- Opening Delimiter -

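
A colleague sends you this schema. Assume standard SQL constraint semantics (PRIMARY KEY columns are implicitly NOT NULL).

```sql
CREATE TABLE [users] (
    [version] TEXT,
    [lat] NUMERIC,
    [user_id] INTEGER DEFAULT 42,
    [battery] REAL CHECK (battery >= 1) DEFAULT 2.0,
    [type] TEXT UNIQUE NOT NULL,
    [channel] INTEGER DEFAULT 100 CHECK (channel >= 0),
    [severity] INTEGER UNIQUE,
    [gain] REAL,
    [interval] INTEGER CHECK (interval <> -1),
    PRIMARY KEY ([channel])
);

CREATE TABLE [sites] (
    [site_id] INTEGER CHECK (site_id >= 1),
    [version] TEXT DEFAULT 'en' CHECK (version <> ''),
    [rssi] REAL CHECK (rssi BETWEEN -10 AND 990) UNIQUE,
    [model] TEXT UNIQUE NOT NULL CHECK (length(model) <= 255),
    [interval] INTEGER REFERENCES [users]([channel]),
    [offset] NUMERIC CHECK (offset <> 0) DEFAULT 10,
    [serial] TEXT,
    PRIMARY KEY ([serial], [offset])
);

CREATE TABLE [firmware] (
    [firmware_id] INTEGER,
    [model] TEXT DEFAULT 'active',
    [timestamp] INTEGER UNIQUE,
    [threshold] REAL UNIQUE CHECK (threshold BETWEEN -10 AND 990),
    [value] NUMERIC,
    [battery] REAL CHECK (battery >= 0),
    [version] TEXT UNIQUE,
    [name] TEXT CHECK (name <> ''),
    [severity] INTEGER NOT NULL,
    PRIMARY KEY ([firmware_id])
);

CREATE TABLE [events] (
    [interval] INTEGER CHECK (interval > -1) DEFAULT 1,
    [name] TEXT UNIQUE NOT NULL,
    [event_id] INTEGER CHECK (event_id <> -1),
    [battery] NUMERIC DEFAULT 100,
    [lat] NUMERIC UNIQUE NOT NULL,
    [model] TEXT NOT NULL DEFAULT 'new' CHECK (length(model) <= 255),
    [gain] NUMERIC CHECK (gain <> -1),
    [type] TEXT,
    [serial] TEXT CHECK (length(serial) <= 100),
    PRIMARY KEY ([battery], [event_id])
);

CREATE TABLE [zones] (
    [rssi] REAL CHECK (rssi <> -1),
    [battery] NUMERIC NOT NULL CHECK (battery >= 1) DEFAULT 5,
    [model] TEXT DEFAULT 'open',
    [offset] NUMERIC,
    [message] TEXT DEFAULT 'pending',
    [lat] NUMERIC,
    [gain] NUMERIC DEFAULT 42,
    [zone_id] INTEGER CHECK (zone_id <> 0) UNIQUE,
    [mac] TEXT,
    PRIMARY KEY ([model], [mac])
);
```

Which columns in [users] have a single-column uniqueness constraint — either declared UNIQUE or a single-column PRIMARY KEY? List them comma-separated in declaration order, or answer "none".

type, channel, severity

- version: no UNIQUE or single-column PK constraint.
- lat: no UNIQUE or single-column PK constraint.
- user_id: no UNIQUE or single-column PK constraint.
- battery: no UNIQUE or single-column PK constraint.
- type: declared UNIQUE → unique.
- channel: single-column PRIMARY KEY → unique.
- severity: declared UNIQUE → unique.
- gain: no UNIQUE or single-column PK constraint.
- interval: no UNIQUE or single-column PK constraint.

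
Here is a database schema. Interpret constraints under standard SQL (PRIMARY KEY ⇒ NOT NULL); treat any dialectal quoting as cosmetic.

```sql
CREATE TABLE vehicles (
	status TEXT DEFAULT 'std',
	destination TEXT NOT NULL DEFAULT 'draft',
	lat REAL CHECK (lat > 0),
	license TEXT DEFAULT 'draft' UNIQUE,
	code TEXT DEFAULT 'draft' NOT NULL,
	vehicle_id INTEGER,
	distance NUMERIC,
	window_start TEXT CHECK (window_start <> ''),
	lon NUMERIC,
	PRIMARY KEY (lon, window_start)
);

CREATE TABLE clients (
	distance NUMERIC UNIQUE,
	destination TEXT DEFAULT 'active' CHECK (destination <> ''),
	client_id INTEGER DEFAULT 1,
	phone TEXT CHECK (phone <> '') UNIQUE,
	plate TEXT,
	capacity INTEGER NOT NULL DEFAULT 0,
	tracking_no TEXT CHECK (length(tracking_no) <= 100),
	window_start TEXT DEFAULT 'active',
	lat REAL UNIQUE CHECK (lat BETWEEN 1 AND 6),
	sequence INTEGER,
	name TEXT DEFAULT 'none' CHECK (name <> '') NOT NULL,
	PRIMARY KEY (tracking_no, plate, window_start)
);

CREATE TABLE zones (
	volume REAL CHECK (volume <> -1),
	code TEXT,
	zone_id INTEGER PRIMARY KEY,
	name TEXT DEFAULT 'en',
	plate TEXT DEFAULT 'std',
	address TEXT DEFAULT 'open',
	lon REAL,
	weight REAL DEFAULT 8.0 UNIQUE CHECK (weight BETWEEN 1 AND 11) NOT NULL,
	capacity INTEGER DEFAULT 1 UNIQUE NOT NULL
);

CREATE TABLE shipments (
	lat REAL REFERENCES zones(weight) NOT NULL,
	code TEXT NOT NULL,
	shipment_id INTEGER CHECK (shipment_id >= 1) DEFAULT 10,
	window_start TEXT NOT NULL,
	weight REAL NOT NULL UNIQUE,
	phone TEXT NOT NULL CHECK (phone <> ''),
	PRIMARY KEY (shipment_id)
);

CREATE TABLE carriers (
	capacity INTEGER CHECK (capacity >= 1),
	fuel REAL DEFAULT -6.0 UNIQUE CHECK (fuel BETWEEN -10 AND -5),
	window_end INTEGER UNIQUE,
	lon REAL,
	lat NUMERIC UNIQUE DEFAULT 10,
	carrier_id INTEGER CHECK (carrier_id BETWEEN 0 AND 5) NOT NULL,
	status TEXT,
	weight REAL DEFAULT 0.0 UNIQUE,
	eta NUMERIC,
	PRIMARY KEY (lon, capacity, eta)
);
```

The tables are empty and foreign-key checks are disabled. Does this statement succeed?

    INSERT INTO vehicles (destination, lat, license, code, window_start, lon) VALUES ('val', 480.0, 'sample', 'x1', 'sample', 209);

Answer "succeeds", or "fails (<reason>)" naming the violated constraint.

succeeds

NOT NULL columns: code is supplied; destination is supplied; lon is supplied; window_start is supplied.
CHECK constraints: 480.0 satisfies (lat > 0); 'sample' satisfies (window_start <> '').
No constraint is violated.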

- Closing Delimiter -

▶ **Task description**: Without leaving anything out, repeat every entry shown above.

▶ **Solution to the exercise**:
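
A colleague sends you this schema. Assume standard SQL constraint semantics (PRIMARY KEY columns are implicitly NOT NULL).

```sql
CREATE TABLE [users] (
    [version] TEXT,
    [lat] NUMERIC,
    [user_id] INTEGER DEFAULT 42,
    [battery] REAL CHECK (battery >= 1) DEFAULT 2.0,
    [type] TEXT UNIQUE NOT NULL,
    [channel] INTEGER DEFAULT 100 CHECK (channel >= 0),
    [severity] INTEGER UNIQUE,
    [gain] REAL,
    [interval] INTEGER CHECK (interval <> -1),
    PRIMARY KEY ([channel])
);

CREATE TABLE [sites] (
    [site_id] INTEGER CHECK (site_id >= 1),
    [version] TEXT DEFAULT 'en' CHECK (version <> ''),
    [rssi] REAL CHECK (rssi BETWEEN -10 AND 990) UNIQUE,
    [model] TEXT UNIQUE NOT NULL CHECK (length(model) <= 255),
    [interval] INTEGER REFERENCES [users]([channel]),
    [offset] NUMERIC CHECK (offset <> 0) DEFAULT 10,
    [serial] TEXT,
    PRIMARY KEY ([serial], [offset])
);

CREATE TABLE [firmware] (
    [firmware_id] INTEGER,
    [model] TEXT DEFAULT 'active',
    [timestamp] INTEGER UNIQUE,
    [threshold] REAL UNIQUE CHECK (threshold BETWEEN -10 AND 990),
    [value] NUMERIC,
    [battery] REAL CHECK (battery >= 0),
    [version] TEXT UNIQUE,
    [name] TEXT CHECK (name <> ''),
    [severity] INTEGER NOT NULL,
    PRIMARY KEY ([firmware_id])
);

CREATE TABLE [events] (
    [interval] INTEGER CHECK (interval > -1) DEFAULT 1,
    [name] TEXT UNIQUE NOT NULL,
    [event_id] INTEGER CHECK (event_id <> -1),
    [battery] NUMERIC DEFAULT 100,
    [lat] NUMERIC UNIQUE NOT NULL,
    [model] TEXT NOT NULL DEFAULT 'new' CHECK (length(model) <= 255),
    [gain] NUMERIC CHECK (gain <> -1),
    [type] TEXT,
    [serial] TEXT CHECK (length(serial) <= 100),
    PRIMARY KEY ([battery], [event_id])
);

CREATE TABLE [zones] (
    [rssi] REAL CHECK (rssi <> -1),
    [battery] NUMERIC NOT NULL CHECK (battery >= 1) DEFAULT 5,
    [model] TEXT DEFAULT 'open',
    [offset] NUMERIC,
    [message] TEXT DEFAULT 'pending',
    [lat] NUMERIC,
    [gain] NUMERIC DEFAULT 42,
    [zone_id] INTEGER CHECK (zone_id <> 0) UNIQUE,
    [mac] TEXT,
    PRIMARY KEY ([model], [mac])
);
```

Which columns in [users] have a single-column uniqueness constraint — either declared UNIQUE or a single-column PRIMARY KEY? List them comma-separated in declaration order, or answer "none".

type, channel, severity

- version: no UNIQUE or single-column PK constraint.
- lat: no UNIQUE or single-column PK constraint.
- user_id: no UNIQUE or single-column PK constraint.
- battery: no UNIQUE or single-column PK constraint.
- type: declared UNIQUE → unique.
- channel: single-column PRIMARY KEY → unique.
- severity: declared UNIQUE → unique.
- gain: no UNIQUE or single-column PK constraint.
- interval: no UNIQUE or single-column PK constraint.

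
Here is a database schema. Interpret constraints under standard SQL (PRIMARY KEY ⇒ NOT NULL); treat any dialectal quoting as cosmetic.

```sql
CREATE TABLE vehicles (
	status TEXT DEFAULT 'std',
	destination TEXT NOT NULL DEFAULT 'draft',
	lat REAL CHECK (lat > 0),
	license TEXT DEFAULT 'draft' UNIQUE,
	code TEXT DEFAULT 'draft' NOT NULL,
	vehicle_id INTEGER,
	distance NUMERIC,
	window_start TEXT CHECK (window_start <> ''),
	lon NUMERIC,
	PRIMARY KEY (lon, window_start)
);

CREATE TABLE clients (
	distance NUMERIC UNIQUE,
	destination TEXT DEFAULT 'active' CHECK (destination <> ''),
	client_id INTEGER DEFAULT 1,
	phone TEXT CHECK (phone <> '') UNIQUE,
	plate TEXT,
	capacity INTEGER NOT NULL DEFAULT 0,
	tracking_no TEXT CHECK (length(tracking_no) <= 100),
	window_start TEXT DEFAULT 'active',
	lat REAL UNIQUE CHECK (lat BETWEEN 1 AND 6),
	sequence INTEGER,
	name TEXT DEFAULT 'none' CHECK (name <> '') NOT NULL,
	PRIMARY KEY (tracking_no, plate, window_start)
);

CREATE TABLE zones (
	volume REAL CHECK (volume <> -1),
	code TEXT,
	zone_id INTEGER PRIMARY KEY,
	name TEXT DEFAULT 'en',
	plate TEXT DEFAULT 'std',
	address TEXT DEFAULT 'open',
	lon REAL,
	weight REAL DEFAULT 8.0 UNIQUE CHECK (weight BETWEEN 1 AND 11) NOT NULL,
	capacity INTEGER DEFAULT 1 UNIQUE NOT NULL
);

CREATE TABLE shipments (
	lat REAL REFERENCES zones(weight) NOT NULL,
	code TEXT NOT NULL,
	shipment_id INTEGER CHECK (shipment_id >= 1) DEFAULT 10,
	window_start TEXT NOT NULL,
	weight REAL NOT NULL UNIQUE,
	phone TEXT NOT NULL CHECK (phone <> ''),
	PRIMARY KEY (shipment_id)
);

CREATE TABLE carriers (
	capacity INTEGER CHECK (capacity >= 1),
	fuel REAL DEFAULT -6.0 UNIQUE CHECK (fuel BETWEEN -10 AND -5),
	window_end INTEGER UNIQUE,
	lon REAL,
	lat NUMERIC UNIQUE DEFAULT 10,
	carrier_id INTEGER CHECK (carrier_id BETWEEN 0 AND 5) NOT NULL,
	status TEXT,
	weight REAL DEFAULT 0.0 UNIQUE,
	eta NUMERIC,
	PRIMARY KEY (lon, capacity, eta)
);
```

The tables are empty and foreign-key checks are disabled. Does this statement succeed?

    INSERT INTO vehicles (destination, lat, license, code, window_start, lon) VALUES ('val', 480.0, 'sample', 'x1', 'sample', 209);

Answer "succeeds", or "fails (<reason>)" naming the violated constraint.

succeeds

NOT NULL columns: code is supplied; destination is supplied; lon is supplied; window_start is supplied.
CHECK constraints: 480.0 satisfies (lat > 0); 'sample' satisfies (window_start <> '').
No constraint is violated.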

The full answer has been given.